**Exercise:**
In your answer, print each of the records below exactly.

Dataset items
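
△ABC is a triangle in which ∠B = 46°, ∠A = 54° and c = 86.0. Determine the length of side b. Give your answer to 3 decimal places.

The third angle is ∠C = 180° − ∠A − ∠B = 80.00°.
Law of sines: b = c·sin B/sin C ≈ 62.818.

62.818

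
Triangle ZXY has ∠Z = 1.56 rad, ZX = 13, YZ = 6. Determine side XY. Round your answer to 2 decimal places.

By the law of cosines, XY² = YZ² + ZX² − 2·YZ·ZX·cos Z = 203.32, so XY ≈ 14.259.

14.26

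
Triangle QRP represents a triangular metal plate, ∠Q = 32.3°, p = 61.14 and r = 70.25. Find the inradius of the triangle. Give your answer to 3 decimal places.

By the law of cosines, q² = r² + p² − 2·r·p·cos Q = 1412.2, so q ≈ 37.58.
Area = ½·r·p·sin Q ≈ 1147.5.
Semiperimeter s = (37.58+70.25+61.14)/2 = 84.485.
Inradius = area/s = 1147.5/84.485 ≈ 13.583.

13.583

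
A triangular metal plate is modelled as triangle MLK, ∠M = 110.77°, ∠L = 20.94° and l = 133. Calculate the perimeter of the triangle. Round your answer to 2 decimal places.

758.77

The third angle is ∠K = 180° − ∠M − ∠L = 48.29°.
Law of sines: m = l·sin M/sin L ≈ 347.96.
Law of sines: k = l·sin K/sin L ≈ 277.81.
Semiperimeter s = (347.96+133+277.81)/2 = 379.38.
Perimeter = 347.96 + 133 + 277.81 = 758.77.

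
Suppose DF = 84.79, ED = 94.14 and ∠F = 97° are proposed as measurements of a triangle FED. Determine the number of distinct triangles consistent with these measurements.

1

DF·sin F = 84.79·sin(97°) ≈ 84.16.
Since ∠F is not acute, a triangle exists only if ED > DF; here ED > DF, so there is exactly one triangle.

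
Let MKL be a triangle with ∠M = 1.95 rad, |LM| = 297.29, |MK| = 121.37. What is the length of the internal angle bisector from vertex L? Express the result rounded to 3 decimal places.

321.666

By the law of cosines, |KL|² = |LM|² + |MK|² − 2·|LM|·|MK|·cos M = 1.2983e+05, so |KL| ≈ 360.31.
Law of cosines again: cos L = (|KL|² + |LM|² − |MK|²)/(2·|KL|·|LM|) ≈ 0.94978, so ∠L ≈ 0.318 rad.
The bisector from L has length 2·|KL|·|LM|·cos(∠L/2)/(|KL|+|LM|) ≈ 321.67.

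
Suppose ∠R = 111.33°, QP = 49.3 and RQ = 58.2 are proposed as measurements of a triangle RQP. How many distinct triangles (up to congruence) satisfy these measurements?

0

RQ·sin R = 58.2·sin(111.33°) ≈ 54.21.
Since ∠R is not acute, a triangle exists only if QP > RQ; here QP ≤ RQ, so there is no triangle.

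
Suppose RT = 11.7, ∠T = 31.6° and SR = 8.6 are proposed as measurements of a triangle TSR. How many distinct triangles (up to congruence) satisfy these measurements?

2

RT·sin T = 11.7·sin(31.6°) ≈ 6.131.
Since RT sin T < SR < RT (6.131 < 8.6 < 11.7), two triangles exist.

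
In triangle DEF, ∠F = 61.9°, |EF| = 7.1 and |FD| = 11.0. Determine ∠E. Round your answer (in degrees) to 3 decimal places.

78.814

By the law of cosines, |DE|² = |EF|² + |FD|² − 2·|EF|·|FD|·cos F = 97.838, so |DE| ≈ 9.8913.
Law of cosines again: cos E = (|DE|² + |EF|² − |FD|²)/(2·|DE|·|EF|) ≈ 0.19400, so ∠E ≈ 78.81°.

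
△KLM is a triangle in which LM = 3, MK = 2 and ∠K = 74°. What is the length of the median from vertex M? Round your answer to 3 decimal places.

Law of sines: sin L = MK·sin K/LM ≈ 0.64084.
Since LM ≥ MK, only the acute value applies: ∠L ≈ 39.85°.
Then ∠M = 180° − ∠K − ∠L ≈ 66.15°.
Law of sines gives KL = LM·sin M/sin K ≈ 2.8543.
Median from M: ½√(2·LM² + 2·MK² − KL²) ≈ 2.1126.

2.113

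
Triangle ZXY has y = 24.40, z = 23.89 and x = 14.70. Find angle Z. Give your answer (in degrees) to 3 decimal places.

By the law of cosines, cos Z = (x² + y² − z²) / (2·x·y) ≈ 0.33556, so ∠Z ≈ 70.39°.

70.393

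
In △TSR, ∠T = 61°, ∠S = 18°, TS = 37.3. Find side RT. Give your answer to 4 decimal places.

The third angle is ∠R = 180° − ∠T − ∠S = 101.00°.
Law of sines: RT = TS·sin S/sin R ≈ 11.742.

11.7421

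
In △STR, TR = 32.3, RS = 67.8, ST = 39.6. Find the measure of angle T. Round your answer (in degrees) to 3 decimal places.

By the law of cosines, cos T = (ST² + TR² − RS²) / (2·ST·TR) ≈ -0.77610, so ∠T ≈ 140.90°.

140.905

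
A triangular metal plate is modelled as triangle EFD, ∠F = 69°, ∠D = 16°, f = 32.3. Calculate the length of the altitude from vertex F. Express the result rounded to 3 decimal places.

h_F ≈ 9.500

The third angle is ∠E = 180° − ∠F − ∠D = 95.00°.
Law of sines: e = f·sin E/sin F ≈ 34.466.
Law of sines: d = f·sin D/sin F ≈ 9.5365.
Area = ½·f·e·sin D ≈ 153.43.
The altitude from F has length 2·area/f ≈ 9.5002.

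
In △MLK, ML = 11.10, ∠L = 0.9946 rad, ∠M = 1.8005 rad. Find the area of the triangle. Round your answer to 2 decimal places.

area ≈ 148.12

The third angle is ∠K = π − ∠M − ∠L = 0.3465 rad.
Law of sines: LK = ML·sin M/sin K ≈ 31.827.
Law of sines: KM = ML·sin L/sin K ≈ 27.408.
Area = ½·ML·LK·sin L ≈ 148.12.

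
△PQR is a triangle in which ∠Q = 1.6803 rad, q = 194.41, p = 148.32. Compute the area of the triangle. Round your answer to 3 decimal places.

Law of sines: sin P = p·sin Q/q ≈ 0.75835.
Since q ≥ p, only the acute value applies: ∠P ≈ 0.8608 rad.
Then ∠R = π − ∠Q − ∠P ≈ 0.6005 rad.
Law of sines gives r = q·sin R/sin Q ≈ 110.52.
Area = ½·q·p·sin R ≈ 8146.7.

area ≈ 8146.748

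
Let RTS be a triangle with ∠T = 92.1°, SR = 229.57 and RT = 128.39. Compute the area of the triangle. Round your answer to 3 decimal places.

Law of sines: sin S = RT·sin T/SR ≈ 0.55889.
Since SR ≥ RT, only the acute value applies: ∠S ≈ 33.98°.
Then ∠R = 180° − ∠T − ∠S ≈ 53.92°.
Law of sines gives TS = SR·sin R/sin T ≈ 185.66.
Area = ½·SR·RT·sin R ≈ 11911.

11910.745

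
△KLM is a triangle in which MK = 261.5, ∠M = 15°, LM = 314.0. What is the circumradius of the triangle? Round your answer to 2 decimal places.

By the law of cosines, KL² = LM² + MK² − 2·LM·MK·cos M = 8352, so KL ≈ 91.389.
Area = ½·LM·MK·sin M ≈ 10626.
Circumradius = KL/(2 sin M) ≈ 176.55.

R ≈ 176.55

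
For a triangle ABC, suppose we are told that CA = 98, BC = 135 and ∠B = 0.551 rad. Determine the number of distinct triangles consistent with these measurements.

BC·sin B = 135·sin(0.551 rad) ≈ 70.68.
Since BC sin B < CA < BC (70.68 < 98 < 135), two triangles exist.

2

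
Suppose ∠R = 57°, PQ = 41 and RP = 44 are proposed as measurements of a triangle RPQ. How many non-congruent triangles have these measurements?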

**Result of the task:**
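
△ABC is a triangle in which ∠B = 46°, ∠A = 54° and c = 86.0. Determine the length of side b. Give your answer to 3 decimal places.

The third angle is ∠C = 180° − ∠A − ∠B = 80.00°.
Law of sines: b = c·sin B/sin C ≈ 62.818.

62.818

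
Triangle ZXY has ∠Z = 1.56 rad, ZX = 13, YZ = 6. Determine side XY. Round your answer to 2 decimal places.

By the law of cosines, XY² = YZ² + ZX² − 2·YZ·ZX·cos Z = 203.32, so XY ≈ 14.259.

14.26

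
Triangle QRP represents a triangular metal plate, ∠Q = 32.3°, p = 61.14 and r = 70.25. Find the inradius of the triangle. Give your answer to 3 decimal places.

By the law of cosines, q² = r² + p² − 2·r·p·cos Q = 1412.2, so q ≈ 37.58.
Area = ½·r·p·sin Q ≈ 1147.5.
Semiperimeter s = (37.58+70.25+61.14)/2 = 84.485.
Inradius = area/s = 1147.5/84.485 ≈ 13.583.

13.583

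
A triangular metal plate is modelled as triangle MLK, ∠M = 110.77°, ∠L = 20.94° and l = 133. Calculate the perimeter of the triangle. Round your answer to 2 decimal places.

758.77

The third angle is ∠K = 180° − ∠M − ∠L = 48.29°.
Law of sines: m = l·sin M/sin L ≈ 347.96.
Law of sines: k = l·sin K/sin L ≈ 277.81.
Semiperimeter s = (347.96+133+277.81)/2 = 379.38.
Perimeter = 347.96 + 133 + 277.81 = 758.77.

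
Suppose DF = 84.79, ED = 94.14 and ∠F = 97° are proposed as measurements of a triangle FED. Determine the number of distinct triangles consistent with these measurements.

1

DF·sin F = 84.79·sin(97°) ≈ 84.16.
Since ∠F is not acute, a triangle exists only if ED > DF; here ED > DF, so there is exactly one triangle.

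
Let MKL be a triangle with ∠M = 1.95 rad, |LM| = 297.29, |MK| = 121.37. What is the length of the internal angle bisector from vertex L? Express the result rounded to 3 decimal places.

321.666

By the law of cosines, |KL|² = |LM|² + |MK|² − 2·|LM|·|MK|·cos M = 1.2983e+05, so |KL| ≈ 360.31.
Law of cosines again: cos L = (|KL|² + |LM|² − |MK|²)/(2·|KL|·|LM|) ≈ 0.94978, so ∠L ≈ 0.318 rad.
The bisector from L has length 2·|KL|·|LM|·cos(∠L/2)/(|KL|+|LM|) ≈ 321.67.

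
Suppose ∠R = 111.33°, QP = 49.3 and RQ = 58.2 are proposed as measurements of a triangle RQP. How many distinct triangles (up to congruence) satisfy these measurements?

0

RQ·sin R = 58.2·sin(111.33°) ≈ 54.21.
Since ∠R is not acute, a triangle exists only if QP > RQ; here QP ≤ RQ, so there is no triangle.

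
Suppose RT = 11.7, ∠T = 31.6° and SR = 8.6 are proposed as measurements of a triangle TSR. How many distinct triangles (up to congruence) satisfy these measurements?

2

RT·sin T = 11.7·sin(31.6°) ≈ 6.131.
Since RT sin T < SR < RT (6.131 < 8.6 < 11.7), two triangles exist.

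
In triangle DEF, ∠F = 61.9°, |EF| = 7.1 and |FD| = 11.0. Determine ∠E. Round your answer (in degrees) to 3 decimal places.

78.814

By the law of cosines, |DE|² = |EF|² + |FD|² − 2·|EF|·|FD|·cos F = 97.838, so |DE| ≈ 9.8913.
Law of cosines again: cos E = (|DE|² + |EF|² − |FD|²)/(2·|DE|·|EF|) ≈ 0.19400, so ∠E ≈ 78.81°.

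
△KLM is a triangle in which LM = 3, MK = 2 and ∠K = 74°. What is the length of the median from vertex M? Round your answer to 3 decimal places.

Law of sines: sin L = MK·sin K/LM ≈ 0.64084.
Since LM ≥ MK, only the acute value applies: ∠L ≈ 39.85°.
Then ∠M = 180° − ∠K − ∠L ≈ 66.15°.
Law of sines gives KL = LM·sin M/sin K ≈ 2.8543.
Median from M: ½√(2·LM² + 2·MK² − KL²) ≈ 2.1126.

2.113

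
Triangle ZXY has y = 24.40, z = 23.89 and x = 14.70. Find angle Z. Give your answer (in degrees) to 3 decimal places.

By the law of cosines, cos Z = (x² + y² − z²) / (2·x·y) ≈ 0.33556, so ∠Z ≈ 70.39°.

70.393

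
In △TSR, ∠T = 61°, ∠S = 18°, TS = 37.3. Find side RT. Give your answer to 4 decimal places.

The third angle is ∠R = 180° − ∠T − ∠S = 101.00°.
Law of sines: RT = TS·sin S/sin R ≈ 11.742.

11.7421

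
In △STR, TR = 32.3, RS = 67.8, ST = 39.6. Find the measure of angle T. Round your answer (in degrees) to 3 decimal places.

By the law of cosines, cos T = (ST² + TR² − RS²) / (2·ST·TR) ≈ -0.77610, so ∠T ≈ 140.90°.

140.905

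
A triangular metal plate is modelled as triangle EFD, ∠F = 69°, ∠D = 16°, f = 32.3. Calculate the length of the altitude from vertex F. Express the result rounded to 3 decimal places.

h_F ≈ 9.500

The third angle is ∠E = 180° − ∠F − ∠D = 95.00°.
Law of sines: e = f·sin E/sin F ≈ 34.466.
Law of sines: d = f·sin D/sin F ≈ 9.5365.
Area = ½·f·e·sin D ≈ 153.43.
The altitude from F has length 2·area/f ≈ 9.5002.

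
In △MLK, ML = 11.10, ∠L = 0.9946 rad, ∠M = 1.8005 rad. Find the area of the triangle. Round your answer to 2 decimal places.

area ≈ 148.12

The third angle is ∠K = π − ∠M − ∠L = 0.3465 rad.
Law of sines: LK = ML·sin M/sin K ≈ 31.827.
Law of sines: KM = ML·sin L/sin K ≈ 27.408.
Area = ½·ML·LK·sin L ≈ 148.12.

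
△PQR is a triangle in which ∠Q = 1.6803 rad, q = 194.41, p = 148.32. Compute the area of the triangle. Round your answer to 3 decimal places.

Law of sines: sin P = p·sin Q/q ≈ 0.75835.
Since q ≥ p, only the acute value applies: ∠P ≈ 0.8608 rad.
Then ∠R = π − ∠Q − ∠P ≈ 0.6005 rad.
Law of sines gives r = q·sin R/sin Q ≈ 110.52.
Area = ½·q·p·sin R ≈ 8146.7.

area ≈ 8146.748

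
Let RTS be a triangle with ∠T = 92.1°, SR = 229.57 and RT = 128.39. Compute the area of the triangle. Round your answer to 3 decimal places.

Law of sines: sin S = RT·sin T/SR ≈ 0.55889.
Since SR ≥ RT, only the acute value applies: ∠S ≈ 33.98°.
Then ∠R = 180° − ∠T − ∠S ≈ 53.92°.
Law of sines gives TS = SR·sin R/sin T ≈ 185.66.
Area = ½·SR·RT·sin R ≈ 11911.

11910.745

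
△KLM is a triangle in which MK = 261.5, ∠M = 15°, LM = 314.0. What is the circumradius of the triangle? Round your answer to 2 decimal places.

By the law of cosines, KL² = LM² + MK² − 2·LM·MK·cos M = 8352, so KL ≈ 91.389.
Area = ½·LM·MK·sin M ≈ 10626.
Circumradius = KL/(2 sin M) ≈ 176.55.

R ≈ 176.55

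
For a triangle ABC, suppose we are told that CA = 98, BC = 135 and ∠B = 0.551 rad. Determine the number of distinct triangles consistent with these measurements.

BC·sin B = 135·sin(0.551 rad) ≈ 70.68.
Since BC sin B < CA < BC (70.68 < 98 < 135), two triangles exist.

2

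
Suppose ∠R = 57°, PQ = 41 and RP = 44 are proposed as measurements of a triangle RPQ. How many non-congruent triangles have these measurements?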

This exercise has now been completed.